*** DATA SHOWN Section Begins ***

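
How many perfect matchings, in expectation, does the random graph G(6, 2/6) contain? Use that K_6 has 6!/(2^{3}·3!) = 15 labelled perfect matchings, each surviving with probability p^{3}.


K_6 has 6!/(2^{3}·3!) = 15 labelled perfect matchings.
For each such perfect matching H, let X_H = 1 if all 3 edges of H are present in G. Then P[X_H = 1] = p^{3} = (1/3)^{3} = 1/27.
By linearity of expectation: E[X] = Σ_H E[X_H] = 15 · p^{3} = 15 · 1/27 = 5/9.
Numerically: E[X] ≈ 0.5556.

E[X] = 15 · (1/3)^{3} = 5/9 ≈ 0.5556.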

*** DATA SHOWN Section Ends ***
*** DATA SHOWN Section Begins ***

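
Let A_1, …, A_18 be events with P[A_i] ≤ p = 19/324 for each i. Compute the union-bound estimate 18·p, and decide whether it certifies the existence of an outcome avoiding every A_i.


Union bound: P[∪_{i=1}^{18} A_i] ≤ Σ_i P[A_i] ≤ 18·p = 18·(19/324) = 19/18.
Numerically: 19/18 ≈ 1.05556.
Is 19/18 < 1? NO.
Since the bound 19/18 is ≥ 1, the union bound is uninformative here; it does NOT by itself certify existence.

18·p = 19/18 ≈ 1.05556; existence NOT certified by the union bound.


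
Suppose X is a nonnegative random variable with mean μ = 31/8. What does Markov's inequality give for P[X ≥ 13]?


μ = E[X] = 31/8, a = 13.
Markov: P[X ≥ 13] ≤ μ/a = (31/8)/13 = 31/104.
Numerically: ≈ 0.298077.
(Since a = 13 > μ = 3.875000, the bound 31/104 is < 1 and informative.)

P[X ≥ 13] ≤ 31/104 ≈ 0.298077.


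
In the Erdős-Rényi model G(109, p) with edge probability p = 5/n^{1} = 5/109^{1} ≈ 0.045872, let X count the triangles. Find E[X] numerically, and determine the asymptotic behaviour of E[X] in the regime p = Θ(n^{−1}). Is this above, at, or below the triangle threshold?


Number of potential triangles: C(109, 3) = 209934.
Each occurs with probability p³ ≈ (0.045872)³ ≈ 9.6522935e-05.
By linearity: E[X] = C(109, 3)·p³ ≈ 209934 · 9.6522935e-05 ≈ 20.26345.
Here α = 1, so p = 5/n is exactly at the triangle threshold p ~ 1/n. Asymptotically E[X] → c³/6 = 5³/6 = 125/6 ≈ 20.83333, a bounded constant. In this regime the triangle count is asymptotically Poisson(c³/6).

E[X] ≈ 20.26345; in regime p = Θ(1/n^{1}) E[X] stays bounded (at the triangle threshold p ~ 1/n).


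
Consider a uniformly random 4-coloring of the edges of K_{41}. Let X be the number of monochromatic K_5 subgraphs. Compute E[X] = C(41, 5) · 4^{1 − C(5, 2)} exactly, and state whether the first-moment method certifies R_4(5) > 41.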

*** DATA SHOWN Section Ends ***

> **WHAT YOU NEED TO DO**: From the records above, copy only the lines starting with the line that holds "In the Erdős-Rényi" and going on through the line that holds "Consider a uniformly", exactly as written.

> **EXPECTED OUTPUT**:
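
In the Erdős-Rényi model G(109, p) with edge probability p = 5/n^{1} = 5/109^{1} ≈ 0.045872, let X count the triangles. Find E[X] numerically, and determine the asymptotic behaviour of E[X] in the regime p = Θ(n^{−1}). Is this above, at, or below the triangle threshold?


Number of potential triangles: C(109, 3) = 209934.
Each occurs with probability p³ ≈ (0.045872)³ ≈ 9.6522935e-05.
By linearity: E[X] = C(109, 3)·p³ ≈ 209934 · 9.6522935e-05 ≈ 20.26345.
Here α = 1, so p = 5/n is exactly at the triangle threshold p ~ 1/n. Asymptotically E[X] → c³/6 = 5³/6 = 125/6 ≈ 20.83333, a bounded constant. In this regime the triangle count is asymptotically Poisson(c³/6).

E[X] ≈ 20.26345; in regime p = Θ(1/n^{1}) E[X] stays bounded (at the triangle threshold p ~ 1/n).


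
Consider a uniformly random 4-coloring of the edges of K_{41}. Let X be the number of monochromatic K_5 subgraphs. Compute E[X] = C(41, 5) · 4^{1 − C(5, 2)} exactly, and state whether the first-moment method certifies R_4(5) > 41.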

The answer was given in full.